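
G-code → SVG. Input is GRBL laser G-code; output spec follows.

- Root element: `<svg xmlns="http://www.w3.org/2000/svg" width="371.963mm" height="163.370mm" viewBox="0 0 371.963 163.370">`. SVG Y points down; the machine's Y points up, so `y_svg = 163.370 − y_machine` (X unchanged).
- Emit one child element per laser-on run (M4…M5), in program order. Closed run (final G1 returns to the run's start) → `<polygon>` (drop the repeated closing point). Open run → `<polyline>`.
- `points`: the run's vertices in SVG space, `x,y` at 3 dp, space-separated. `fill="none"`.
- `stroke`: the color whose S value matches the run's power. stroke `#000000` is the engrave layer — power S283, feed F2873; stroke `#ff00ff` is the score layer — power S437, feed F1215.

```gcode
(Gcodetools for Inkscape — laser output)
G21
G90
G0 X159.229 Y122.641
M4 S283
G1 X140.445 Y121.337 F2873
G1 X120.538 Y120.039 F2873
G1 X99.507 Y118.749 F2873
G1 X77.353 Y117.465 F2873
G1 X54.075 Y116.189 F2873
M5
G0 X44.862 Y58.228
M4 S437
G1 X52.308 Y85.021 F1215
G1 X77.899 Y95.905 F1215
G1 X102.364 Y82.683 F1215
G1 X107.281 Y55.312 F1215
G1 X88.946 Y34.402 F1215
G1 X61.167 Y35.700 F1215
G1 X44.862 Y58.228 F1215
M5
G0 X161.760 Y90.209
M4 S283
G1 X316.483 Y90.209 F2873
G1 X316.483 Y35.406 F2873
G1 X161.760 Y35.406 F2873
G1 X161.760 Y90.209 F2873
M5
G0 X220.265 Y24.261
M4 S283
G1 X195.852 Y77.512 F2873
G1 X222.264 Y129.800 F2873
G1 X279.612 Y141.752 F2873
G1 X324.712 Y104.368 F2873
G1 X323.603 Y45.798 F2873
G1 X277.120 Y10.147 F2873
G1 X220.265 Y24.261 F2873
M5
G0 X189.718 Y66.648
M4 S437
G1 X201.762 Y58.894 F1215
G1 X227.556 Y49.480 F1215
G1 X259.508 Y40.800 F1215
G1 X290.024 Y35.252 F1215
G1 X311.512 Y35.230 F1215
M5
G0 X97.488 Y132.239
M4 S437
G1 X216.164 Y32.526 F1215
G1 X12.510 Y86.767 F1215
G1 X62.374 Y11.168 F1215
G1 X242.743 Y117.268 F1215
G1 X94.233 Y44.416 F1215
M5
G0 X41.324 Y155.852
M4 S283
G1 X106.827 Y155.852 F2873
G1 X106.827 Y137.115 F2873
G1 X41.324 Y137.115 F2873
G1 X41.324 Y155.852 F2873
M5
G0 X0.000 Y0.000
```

<svg xmlns="http://www.w3.org/2000/svg" width="371.963mm" height="163.370mm" viewBox="0 0 371.963 163.370">
  <polyline points="159.229,40.729 140.445,42.033 120.538,43.331 99.507,44.621 77.353,45.905 54.075,47.181" fill="none" stroke="#000000"/>
  <polygon points="44.862,105.142 52.308,78.349 77.899,67.465 102.364,80.687 107.281,108.058 88.946,128.968 61.167,127.670" fill="none" stroke="#ff00ff"/>
  <polygon points="161.760,73.161 316.483,73.161 316.483,127.964 161.760,127.964" fill="none" stroke="#000000"/>
  <polygon points="220.265,139.109 195.852,85.858 222.264,33.570 279.612,21.618 324.712,59.002 323.603,117.572 277.120,153.223" fill="none" stroke="#000000"/>
  <polyline points="189.718,96.722 201.762,104.476 227.556,113.890 259.508,122.570 290.024,128.118 311.512,128.140" fill="none" stroke="#ff00ff"/>
  <polyline points="97.488,31.131 216.164,130.844 12.510,76.603 62.374,152.202 242.743,46.102 94.233,118.954" fill="none" stroke="#ff00ff"/>
  <polygon points="41.324,7.518 106.827,7.518 106.827,26.255 41.324,26.255" fill="none" stroke="#000000"/>
</svg>

Each laser-on run becomes one SVG element. Flip Y back into SVG space with y_svg = 163.370 − y_machine.

Run 1: S283 ⇒ engrave layer `#000000`. The run is open, so emit a `<polyline>` with points (Y-flipped): 159.229,40.729 140.445,42.033 120.538,43.331 99.507,44.621 77.353,45.905 54.075,47.181.

Run 2: power S437 maps to stroke `#ff00ff` (score). The run returns to its start, so emit a `<polygon>` with points (Y-flipped): 44.862,105.142 52.308,78.349 77.899,67.465 102.364,80.687 107.281,108.058 88.946,128.968 61.167,127.670.

Run 3: the run's S283 means `#000000` (engrave). The run returns to its start, so emit a `<polygon>` with points (Y-flipped): 161.760,73.161 316.483,73.161 316.483,127.964 161.760,127.964.

Run 4: power S283 maps to stroke `#000000` (engrave). The run returns to its start, so emit a `<polygon>` with points (Y-flipped): 220.265,139.109 195.852,85.858 222.264,33.570 279.612,21.618 324.712,59.002 323.603,117.572 277.120,153.223.

Run 5: the run's S437 means `#ff00ff` (score). The run is open, so emit a `<polyline>` with points (Y-flipped): 189.718,96.722 201.762,104.476 227.556,113.890 259.508,122.570 290.024,128.118 311.512,128.140.

Run 6: S437 ⇒ score layer `#ff00ff`. The run is open, so emit a `<polyline>` with points (Y-flipped): 97.488,31.131 216.164,130.844 12.510,76.603 62.374,152.202 242.743,46.102 94.233,118.954.

Run 7: power S283 maps to stroke `#000000` (engrave). The run returns to its start, so emit a `<polygon>` with points (Y-flipped): 41.324,7.518 106.827,7.518 106.827,26.255 41.324,26.255.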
- - - - - - -
Each line above that includes the word "output" is to be copied.

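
G-code → SVG. Input is GRBL laser G-code; output spec follows.
(Gcodetools for Inkscape — laser output)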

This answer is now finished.